Records to use section start

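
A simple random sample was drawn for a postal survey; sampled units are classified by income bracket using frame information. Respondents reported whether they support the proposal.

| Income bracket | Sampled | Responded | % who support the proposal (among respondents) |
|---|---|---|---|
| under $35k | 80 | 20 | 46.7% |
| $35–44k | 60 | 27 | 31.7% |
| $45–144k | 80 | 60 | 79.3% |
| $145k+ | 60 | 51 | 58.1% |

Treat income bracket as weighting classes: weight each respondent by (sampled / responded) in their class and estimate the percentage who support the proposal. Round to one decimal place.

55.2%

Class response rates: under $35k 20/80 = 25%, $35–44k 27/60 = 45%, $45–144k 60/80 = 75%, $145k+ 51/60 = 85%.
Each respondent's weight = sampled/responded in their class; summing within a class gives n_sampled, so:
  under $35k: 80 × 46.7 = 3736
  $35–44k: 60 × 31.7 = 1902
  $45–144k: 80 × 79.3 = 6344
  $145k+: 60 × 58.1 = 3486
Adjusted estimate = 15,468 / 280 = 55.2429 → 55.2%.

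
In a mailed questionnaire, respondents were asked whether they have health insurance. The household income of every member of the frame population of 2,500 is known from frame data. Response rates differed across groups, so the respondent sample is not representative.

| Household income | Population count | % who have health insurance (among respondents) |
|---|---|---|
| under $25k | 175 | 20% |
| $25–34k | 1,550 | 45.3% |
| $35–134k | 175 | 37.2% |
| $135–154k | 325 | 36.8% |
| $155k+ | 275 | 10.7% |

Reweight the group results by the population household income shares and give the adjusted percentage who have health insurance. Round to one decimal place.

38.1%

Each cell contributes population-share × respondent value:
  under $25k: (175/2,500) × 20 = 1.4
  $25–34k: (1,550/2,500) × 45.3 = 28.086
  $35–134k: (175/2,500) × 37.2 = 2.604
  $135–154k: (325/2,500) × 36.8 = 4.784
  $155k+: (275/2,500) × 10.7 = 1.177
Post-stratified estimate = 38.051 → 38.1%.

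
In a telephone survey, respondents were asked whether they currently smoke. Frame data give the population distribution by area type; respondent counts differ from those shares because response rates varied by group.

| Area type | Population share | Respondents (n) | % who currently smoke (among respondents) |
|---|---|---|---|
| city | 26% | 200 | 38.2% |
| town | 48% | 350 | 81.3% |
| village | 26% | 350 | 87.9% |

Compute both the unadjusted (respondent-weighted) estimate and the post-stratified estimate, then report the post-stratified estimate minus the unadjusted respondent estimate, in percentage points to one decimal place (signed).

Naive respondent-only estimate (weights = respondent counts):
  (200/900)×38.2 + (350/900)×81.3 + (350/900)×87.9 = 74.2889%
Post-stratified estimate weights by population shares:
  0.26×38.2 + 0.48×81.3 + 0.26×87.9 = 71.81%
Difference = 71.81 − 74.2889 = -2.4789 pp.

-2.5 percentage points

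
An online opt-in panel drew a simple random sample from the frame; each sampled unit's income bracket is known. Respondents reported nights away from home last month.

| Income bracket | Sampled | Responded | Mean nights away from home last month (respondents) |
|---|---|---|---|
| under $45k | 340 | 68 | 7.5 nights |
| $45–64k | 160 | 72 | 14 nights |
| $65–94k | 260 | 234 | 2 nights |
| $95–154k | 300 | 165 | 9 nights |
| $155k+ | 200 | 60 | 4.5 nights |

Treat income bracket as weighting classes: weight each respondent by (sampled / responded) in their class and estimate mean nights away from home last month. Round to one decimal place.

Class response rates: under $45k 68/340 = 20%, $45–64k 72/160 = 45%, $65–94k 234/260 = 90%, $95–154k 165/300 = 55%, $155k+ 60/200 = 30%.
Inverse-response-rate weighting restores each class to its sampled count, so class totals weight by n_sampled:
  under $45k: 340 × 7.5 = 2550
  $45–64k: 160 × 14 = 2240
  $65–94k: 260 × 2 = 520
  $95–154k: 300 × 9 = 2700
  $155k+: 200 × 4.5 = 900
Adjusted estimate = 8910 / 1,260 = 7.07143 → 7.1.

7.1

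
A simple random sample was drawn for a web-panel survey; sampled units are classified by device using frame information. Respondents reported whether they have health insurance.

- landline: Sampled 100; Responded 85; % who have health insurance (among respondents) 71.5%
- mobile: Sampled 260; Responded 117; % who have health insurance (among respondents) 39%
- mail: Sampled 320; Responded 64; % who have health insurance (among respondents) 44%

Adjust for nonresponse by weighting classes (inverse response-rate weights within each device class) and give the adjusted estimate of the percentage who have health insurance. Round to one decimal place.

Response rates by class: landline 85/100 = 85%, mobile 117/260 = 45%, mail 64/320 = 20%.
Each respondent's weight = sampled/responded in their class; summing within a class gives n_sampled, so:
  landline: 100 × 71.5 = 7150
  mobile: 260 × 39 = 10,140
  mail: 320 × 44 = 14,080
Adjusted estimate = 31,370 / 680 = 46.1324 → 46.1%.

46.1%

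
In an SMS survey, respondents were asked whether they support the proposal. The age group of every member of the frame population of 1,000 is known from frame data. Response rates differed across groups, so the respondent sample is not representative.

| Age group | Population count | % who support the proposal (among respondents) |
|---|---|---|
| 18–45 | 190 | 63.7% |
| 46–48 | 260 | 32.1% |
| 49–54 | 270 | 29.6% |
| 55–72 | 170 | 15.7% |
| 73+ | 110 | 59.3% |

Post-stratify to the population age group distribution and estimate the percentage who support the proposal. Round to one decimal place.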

Records to use section end

• Exercise directions
Leave out every line before the one containing "260 | 32.1% |". Transcribe that line and all lines after it through the end of the data above, exactly.

• Answer for this exercise
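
| 46–48 | 260 | 32.1% |
| 49–54 | 270 | 29.6% |
| 55–72 | 170 | 15.7% |
| 73+ | 110 | 59.3% |

Post-stratify to the population age group distribution and estimate the percentage who support the proposal. Round to one decimal place.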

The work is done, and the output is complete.